Task » Write out all the data again, exactly as shown.

[Stored entries]
━━━━━━

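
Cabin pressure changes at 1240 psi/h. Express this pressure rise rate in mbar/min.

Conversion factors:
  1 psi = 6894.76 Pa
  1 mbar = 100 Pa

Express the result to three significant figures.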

━━━━━━

Solution to this task »
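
Cabin pressure changes at 1240 psi/h. Express this pressure rise rate in mbar/min.

Conversion factors:
  1 psi = 6894.76 Pa
  1 mbar = 100 Pa

Express the result to three significant figures.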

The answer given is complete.